What to do - Report every line from the following entries that contains the string "operator".

(Dataset items)
++++++++

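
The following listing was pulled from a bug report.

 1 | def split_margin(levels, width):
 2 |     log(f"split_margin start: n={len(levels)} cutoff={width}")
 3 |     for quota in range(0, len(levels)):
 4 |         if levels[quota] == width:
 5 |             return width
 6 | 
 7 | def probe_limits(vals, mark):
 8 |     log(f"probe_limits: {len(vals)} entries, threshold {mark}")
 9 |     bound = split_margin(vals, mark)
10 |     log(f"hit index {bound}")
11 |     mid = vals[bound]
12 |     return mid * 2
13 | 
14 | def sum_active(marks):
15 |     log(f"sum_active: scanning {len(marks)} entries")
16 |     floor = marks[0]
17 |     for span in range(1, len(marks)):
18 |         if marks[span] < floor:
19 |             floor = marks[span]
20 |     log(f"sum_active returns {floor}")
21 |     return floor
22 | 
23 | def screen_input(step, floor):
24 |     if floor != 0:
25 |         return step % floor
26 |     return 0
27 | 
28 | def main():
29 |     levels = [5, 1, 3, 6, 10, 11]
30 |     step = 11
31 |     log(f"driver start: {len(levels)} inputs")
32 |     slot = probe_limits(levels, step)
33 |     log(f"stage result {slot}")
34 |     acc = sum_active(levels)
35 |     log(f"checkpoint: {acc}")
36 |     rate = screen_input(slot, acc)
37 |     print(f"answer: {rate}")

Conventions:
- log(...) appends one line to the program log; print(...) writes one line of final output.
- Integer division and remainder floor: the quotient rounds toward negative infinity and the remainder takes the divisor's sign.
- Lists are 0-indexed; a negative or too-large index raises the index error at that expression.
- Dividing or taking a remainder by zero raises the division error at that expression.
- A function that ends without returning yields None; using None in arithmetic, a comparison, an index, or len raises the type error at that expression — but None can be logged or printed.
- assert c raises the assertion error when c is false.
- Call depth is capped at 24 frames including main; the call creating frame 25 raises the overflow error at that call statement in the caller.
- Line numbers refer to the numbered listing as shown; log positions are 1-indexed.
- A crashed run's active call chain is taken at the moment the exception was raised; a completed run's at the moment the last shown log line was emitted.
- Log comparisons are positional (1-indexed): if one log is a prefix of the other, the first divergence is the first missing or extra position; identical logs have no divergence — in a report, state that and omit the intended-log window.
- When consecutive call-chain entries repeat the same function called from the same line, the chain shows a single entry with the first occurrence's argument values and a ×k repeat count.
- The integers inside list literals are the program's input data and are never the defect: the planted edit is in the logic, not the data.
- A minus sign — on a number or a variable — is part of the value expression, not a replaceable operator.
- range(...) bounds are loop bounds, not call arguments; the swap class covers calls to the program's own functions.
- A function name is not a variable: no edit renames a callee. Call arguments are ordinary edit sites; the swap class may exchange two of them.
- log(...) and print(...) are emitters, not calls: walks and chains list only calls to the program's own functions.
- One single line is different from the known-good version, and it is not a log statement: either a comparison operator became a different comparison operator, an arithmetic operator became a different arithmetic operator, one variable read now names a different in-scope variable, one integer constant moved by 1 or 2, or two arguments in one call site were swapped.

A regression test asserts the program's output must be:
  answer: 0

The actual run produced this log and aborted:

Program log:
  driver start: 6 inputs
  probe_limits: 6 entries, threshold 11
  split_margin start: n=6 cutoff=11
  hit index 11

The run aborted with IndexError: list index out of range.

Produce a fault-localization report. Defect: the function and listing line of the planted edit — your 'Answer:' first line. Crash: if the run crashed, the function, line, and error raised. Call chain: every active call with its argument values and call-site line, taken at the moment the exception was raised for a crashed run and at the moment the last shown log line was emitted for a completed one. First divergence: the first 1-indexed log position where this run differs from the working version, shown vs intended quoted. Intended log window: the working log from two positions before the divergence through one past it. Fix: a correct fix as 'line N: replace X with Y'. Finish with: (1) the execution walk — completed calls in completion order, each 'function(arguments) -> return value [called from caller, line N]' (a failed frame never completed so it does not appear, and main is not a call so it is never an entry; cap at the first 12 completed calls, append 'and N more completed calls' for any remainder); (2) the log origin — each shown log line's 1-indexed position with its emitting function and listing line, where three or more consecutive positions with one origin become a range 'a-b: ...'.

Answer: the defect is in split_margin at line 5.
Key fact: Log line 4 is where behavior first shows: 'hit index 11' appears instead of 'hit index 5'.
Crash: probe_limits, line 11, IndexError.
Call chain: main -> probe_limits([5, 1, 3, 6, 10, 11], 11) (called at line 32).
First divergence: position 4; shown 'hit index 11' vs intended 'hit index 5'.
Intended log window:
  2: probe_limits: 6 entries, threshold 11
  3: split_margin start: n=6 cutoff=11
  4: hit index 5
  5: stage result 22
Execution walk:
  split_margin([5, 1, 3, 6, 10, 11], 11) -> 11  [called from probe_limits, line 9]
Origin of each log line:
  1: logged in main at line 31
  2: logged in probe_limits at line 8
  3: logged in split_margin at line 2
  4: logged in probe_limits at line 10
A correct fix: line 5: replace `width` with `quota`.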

++++++++

Solution for this problem -
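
- A minus sign — on a number or a variable — is part of the value expression, not a replaceable operator.
- One single line is different from the known-good version, and it is not a log statement: either a comparison operator became a different comparison operator, an arithmetic operator became a different arithmetic operator, one variable read now names a different in-scope variable, one integer constant moved by 1 or 2, or two arguments in one call site were swapped.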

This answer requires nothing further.